• **How to complete this task**
Pick every line from the data that holds the word "Factor".

──────────

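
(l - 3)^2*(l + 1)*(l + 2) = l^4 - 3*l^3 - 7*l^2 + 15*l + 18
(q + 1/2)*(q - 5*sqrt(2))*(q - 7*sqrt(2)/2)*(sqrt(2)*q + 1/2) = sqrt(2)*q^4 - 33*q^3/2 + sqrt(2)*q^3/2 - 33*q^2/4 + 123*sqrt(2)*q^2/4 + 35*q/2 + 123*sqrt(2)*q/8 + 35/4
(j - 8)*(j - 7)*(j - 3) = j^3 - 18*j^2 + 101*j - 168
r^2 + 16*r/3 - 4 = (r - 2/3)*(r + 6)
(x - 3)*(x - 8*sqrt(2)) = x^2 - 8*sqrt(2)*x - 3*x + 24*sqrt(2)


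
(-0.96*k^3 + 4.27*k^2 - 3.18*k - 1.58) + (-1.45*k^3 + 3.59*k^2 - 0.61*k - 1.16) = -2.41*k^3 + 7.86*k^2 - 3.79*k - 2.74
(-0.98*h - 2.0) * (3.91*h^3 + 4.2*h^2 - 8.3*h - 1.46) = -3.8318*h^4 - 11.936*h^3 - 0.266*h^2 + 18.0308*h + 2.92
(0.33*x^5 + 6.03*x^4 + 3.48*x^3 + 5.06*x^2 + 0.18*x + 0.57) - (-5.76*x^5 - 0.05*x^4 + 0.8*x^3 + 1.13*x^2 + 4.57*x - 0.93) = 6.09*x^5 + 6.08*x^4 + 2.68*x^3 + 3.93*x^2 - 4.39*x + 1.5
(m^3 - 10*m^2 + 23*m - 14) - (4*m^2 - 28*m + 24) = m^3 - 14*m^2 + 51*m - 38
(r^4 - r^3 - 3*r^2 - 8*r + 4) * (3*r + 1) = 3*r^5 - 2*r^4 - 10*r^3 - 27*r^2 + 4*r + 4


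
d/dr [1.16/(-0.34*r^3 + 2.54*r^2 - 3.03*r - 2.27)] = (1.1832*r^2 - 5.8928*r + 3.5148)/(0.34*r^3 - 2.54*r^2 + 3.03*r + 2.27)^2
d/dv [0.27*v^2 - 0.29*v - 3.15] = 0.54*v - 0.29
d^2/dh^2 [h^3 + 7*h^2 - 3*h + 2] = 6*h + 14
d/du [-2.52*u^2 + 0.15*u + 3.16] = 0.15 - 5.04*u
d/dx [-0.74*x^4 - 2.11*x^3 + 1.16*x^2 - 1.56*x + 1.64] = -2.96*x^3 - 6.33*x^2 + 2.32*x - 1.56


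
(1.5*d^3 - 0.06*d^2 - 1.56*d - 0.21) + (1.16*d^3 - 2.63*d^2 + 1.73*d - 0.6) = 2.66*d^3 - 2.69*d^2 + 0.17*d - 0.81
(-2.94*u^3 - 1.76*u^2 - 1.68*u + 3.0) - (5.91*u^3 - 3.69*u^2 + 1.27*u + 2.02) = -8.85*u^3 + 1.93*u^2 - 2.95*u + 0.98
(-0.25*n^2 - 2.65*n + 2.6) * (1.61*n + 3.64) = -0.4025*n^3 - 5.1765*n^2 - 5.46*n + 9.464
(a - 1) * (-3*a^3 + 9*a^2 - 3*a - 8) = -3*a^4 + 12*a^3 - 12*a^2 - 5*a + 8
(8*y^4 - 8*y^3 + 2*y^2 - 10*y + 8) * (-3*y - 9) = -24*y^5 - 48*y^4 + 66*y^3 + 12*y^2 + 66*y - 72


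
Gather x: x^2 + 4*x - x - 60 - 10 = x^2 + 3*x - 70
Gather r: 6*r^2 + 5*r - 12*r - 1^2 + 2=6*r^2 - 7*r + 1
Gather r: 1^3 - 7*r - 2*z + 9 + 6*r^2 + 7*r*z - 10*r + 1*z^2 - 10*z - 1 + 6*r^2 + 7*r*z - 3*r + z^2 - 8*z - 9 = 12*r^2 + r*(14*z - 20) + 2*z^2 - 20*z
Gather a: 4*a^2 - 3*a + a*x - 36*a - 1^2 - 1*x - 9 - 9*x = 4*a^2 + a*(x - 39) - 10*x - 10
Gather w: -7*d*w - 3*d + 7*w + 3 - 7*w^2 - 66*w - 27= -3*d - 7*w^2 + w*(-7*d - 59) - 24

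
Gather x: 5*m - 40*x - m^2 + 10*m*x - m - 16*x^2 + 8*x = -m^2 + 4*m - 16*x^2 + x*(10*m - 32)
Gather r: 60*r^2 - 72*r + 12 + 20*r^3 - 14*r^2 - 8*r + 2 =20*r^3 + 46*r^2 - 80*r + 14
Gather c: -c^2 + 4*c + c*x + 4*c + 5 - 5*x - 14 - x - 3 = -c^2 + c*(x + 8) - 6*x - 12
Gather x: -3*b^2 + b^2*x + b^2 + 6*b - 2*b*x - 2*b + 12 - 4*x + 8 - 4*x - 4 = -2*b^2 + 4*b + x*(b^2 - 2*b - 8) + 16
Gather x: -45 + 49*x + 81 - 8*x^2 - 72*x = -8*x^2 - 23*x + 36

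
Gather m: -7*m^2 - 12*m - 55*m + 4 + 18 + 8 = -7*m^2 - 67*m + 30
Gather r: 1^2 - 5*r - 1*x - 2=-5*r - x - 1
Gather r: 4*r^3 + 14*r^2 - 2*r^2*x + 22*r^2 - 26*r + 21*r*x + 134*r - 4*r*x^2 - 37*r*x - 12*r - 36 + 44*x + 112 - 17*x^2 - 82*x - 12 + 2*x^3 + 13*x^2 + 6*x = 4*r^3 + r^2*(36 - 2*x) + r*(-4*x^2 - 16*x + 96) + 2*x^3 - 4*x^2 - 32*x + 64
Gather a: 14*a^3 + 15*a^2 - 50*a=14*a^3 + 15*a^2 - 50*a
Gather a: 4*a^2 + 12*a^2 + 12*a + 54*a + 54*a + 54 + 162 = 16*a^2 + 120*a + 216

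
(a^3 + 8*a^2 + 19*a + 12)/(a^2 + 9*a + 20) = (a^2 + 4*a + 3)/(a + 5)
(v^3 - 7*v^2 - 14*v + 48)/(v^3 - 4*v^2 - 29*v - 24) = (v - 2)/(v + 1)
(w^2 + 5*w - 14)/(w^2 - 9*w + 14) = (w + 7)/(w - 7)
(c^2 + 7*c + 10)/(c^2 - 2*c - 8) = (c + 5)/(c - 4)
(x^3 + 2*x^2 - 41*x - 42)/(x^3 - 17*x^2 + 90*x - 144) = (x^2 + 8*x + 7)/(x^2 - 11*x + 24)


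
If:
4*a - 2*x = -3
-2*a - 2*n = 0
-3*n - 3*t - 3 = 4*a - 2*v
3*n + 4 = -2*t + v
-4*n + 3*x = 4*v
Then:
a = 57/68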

──────────

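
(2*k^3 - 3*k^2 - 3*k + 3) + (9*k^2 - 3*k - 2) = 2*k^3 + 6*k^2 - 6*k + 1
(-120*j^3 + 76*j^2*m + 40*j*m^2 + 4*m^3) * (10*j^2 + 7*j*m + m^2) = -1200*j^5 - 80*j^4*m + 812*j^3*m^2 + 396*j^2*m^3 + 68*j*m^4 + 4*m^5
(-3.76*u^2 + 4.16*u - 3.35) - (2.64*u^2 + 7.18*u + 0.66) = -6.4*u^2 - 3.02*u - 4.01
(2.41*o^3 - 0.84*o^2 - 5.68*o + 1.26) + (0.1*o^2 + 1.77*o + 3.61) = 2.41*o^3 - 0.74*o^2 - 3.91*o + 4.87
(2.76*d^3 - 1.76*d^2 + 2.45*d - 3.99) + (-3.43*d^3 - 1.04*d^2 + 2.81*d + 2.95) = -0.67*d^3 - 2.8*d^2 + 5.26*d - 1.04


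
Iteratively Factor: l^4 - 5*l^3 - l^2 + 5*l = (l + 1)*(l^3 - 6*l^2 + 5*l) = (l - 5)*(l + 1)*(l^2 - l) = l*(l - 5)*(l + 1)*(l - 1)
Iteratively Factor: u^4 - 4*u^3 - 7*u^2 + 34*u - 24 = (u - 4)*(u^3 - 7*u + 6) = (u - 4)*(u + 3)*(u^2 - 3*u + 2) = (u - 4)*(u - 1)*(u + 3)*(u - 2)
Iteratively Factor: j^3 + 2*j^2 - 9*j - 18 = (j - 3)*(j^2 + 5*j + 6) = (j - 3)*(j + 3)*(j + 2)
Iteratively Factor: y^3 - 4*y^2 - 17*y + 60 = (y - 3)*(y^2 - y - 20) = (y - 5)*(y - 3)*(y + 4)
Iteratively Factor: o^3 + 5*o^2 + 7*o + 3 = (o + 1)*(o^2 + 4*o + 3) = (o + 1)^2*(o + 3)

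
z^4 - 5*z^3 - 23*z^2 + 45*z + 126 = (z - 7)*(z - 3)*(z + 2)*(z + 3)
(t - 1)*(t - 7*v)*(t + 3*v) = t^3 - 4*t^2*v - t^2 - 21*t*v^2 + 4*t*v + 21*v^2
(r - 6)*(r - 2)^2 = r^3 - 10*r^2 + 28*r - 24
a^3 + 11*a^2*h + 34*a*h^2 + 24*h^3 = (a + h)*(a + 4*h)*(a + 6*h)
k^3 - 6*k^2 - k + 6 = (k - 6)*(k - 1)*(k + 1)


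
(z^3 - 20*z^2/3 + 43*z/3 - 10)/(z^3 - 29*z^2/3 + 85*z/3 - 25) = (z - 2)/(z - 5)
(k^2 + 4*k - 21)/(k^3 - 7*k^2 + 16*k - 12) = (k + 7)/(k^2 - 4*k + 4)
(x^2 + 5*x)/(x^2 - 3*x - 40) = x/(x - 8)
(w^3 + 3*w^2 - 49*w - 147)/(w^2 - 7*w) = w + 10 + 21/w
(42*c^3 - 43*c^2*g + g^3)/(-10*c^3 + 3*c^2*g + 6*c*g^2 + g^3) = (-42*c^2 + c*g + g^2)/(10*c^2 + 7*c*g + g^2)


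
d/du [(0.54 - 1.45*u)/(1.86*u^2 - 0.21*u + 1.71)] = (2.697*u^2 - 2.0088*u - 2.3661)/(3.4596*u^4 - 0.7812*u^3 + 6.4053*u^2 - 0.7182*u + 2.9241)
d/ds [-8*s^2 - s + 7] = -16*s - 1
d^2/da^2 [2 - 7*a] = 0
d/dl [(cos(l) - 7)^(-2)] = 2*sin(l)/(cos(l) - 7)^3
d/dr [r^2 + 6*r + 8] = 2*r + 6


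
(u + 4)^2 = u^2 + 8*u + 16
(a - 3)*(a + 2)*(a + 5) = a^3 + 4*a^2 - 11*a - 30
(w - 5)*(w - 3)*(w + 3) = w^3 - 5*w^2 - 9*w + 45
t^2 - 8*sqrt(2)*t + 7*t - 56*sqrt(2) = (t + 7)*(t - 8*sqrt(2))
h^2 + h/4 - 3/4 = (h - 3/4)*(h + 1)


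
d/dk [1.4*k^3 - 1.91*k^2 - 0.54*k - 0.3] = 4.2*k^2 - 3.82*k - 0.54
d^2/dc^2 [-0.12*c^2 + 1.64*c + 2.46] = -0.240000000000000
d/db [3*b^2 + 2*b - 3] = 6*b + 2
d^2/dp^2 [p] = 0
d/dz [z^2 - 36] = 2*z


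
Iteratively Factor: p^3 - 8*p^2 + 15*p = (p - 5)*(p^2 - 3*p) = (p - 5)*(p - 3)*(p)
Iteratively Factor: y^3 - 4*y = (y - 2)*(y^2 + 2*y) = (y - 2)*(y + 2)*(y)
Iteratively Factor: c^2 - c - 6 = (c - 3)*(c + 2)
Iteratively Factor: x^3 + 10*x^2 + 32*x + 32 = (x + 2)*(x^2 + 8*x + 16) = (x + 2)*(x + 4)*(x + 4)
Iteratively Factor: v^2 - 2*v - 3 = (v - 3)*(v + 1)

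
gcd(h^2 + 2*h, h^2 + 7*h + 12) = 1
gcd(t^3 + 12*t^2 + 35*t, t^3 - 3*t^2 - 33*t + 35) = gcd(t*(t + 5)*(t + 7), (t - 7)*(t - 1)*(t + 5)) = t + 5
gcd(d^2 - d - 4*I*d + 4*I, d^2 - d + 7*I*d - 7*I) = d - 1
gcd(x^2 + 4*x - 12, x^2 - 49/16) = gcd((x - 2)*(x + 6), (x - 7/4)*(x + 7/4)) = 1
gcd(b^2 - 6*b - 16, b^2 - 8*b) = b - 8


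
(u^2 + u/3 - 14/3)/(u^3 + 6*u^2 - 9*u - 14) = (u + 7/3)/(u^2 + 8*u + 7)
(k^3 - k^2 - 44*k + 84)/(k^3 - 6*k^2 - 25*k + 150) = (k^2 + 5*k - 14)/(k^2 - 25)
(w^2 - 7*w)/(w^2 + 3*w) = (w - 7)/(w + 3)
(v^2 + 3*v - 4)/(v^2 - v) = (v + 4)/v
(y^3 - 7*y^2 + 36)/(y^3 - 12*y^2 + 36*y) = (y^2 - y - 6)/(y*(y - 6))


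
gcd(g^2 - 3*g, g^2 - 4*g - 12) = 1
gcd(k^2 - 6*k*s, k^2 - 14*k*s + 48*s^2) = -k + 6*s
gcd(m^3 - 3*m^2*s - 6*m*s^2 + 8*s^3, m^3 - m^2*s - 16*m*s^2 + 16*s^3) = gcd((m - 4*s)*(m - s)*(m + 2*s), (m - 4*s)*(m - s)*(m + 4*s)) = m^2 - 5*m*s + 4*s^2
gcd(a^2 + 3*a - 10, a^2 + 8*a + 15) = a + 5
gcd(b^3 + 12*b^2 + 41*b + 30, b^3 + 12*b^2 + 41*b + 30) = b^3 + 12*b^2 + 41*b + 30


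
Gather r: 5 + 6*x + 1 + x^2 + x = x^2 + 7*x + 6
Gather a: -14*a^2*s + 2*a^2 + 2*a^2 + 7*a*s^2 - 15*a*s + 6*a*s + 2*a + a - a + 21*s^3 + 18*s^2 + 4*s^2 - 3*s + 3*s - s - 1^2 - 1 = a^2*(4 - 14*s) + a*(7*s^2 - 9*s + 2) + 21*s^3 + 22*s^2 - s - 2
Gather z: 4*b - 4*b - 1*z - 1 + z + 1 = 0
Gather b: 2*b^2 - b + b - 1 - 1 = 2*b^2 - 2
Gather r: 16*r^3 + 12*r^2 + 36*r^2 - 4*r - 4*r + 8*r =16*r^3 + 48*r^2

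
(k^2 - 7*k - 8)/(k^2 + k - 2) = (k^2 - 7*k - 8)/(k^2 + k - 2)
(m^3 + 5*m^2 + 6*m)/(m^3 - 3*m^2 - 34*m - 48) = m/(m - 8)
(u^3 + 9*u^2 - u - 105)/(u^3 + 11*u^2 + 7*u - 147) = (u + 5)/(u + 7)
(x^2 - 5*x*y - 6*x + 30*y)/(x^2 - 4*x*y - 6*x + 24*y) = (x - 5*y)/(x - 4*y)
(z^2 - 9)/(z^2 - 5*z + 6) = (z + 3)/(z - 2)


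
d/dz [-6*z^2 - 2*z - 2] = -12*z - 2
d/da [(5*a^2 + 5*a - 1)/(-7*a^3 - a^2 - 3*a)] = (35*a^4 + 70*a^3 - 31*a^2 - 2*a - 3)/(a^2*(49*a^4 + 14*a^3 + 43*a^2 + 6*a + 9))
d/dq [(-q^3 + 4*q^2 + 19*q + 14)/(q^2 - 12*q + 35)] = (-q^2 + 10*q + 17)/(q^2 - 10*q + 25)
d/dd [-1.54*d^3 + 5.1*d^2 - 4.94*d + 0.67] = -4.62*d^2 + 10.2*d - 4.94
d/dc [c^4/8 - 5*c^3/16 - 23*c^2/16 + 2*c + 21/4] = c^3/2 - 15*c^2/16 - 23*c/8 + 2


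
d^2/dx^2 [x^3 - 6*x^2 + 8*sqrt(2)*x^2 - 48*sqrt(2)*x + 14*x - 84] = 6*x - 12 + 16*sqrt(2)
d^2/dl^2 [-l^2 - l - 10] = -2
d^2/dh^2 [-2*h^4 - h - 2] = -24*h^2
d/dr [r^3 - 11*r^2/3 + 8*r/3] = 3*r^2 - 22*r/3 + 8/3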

──────────

• **Task answer**
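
Iteratively Factor: l^4 - 5*l^3 - l^2 + 5*l = (l + 1)*(l^3 - 6*l^2 + 5*l) = (l - 5)*(l + 1)*(l^2 - l) = l*(l - 5)*(l + 1)*(l - 1)
Iteratively Factor: u^4 - 4*u^3 - 7*u^2 + 34*u - 24 = (u - 4)*(u^3 - 7*u + 6) = (u - 4)*(u + 3)*(u^2 - 3*u + 2) = (u - 4)*(u - 1)*(u + 3)*(u - 2)
Iteratively Factor: j^3 + 2*j^2 - 9*j - 18 = (j - 3)*(j^2 + 5*j + 6) = (j - 3)*(j + 3)*(j + 2)
Iteratively Factor: y^3 - 4*y^2 - 17*y + 60 = (y - 3)*(y^2 - y - 20) = (y - 5)*(y - 3)*(y + 4)
Iteratively Factor: o^3 + 5*o^2 + 7*o + 3 = (o + 1)*(o^2 + 4*o + 3) = (o + 1)^2*(o + 3)
Iteratively Factor: p^3 - 8*p^2 + 15*p = (p - 5)*(p^2 - 3*p) = (p - 5)*(p - 3)*(p)
Iteratively Factor: y^3 - 4*y = (y - 2)*(y^2 + 2*y) = (y - 2)*(y + 2)*(y)
Iteratively Factor: c^2 - c - 6 = (c - 3)*(c + 2)
Iteratively Factor: x^3 + 10*x^2 + 32*x + 32 = (x + 2)*(x^2 + 8*x + 16) = (x + 2)*(x + 4)*(x + 4)
Iteratively Factor: v^2 - 2*v - 3 = (v - 3)*(v + 1)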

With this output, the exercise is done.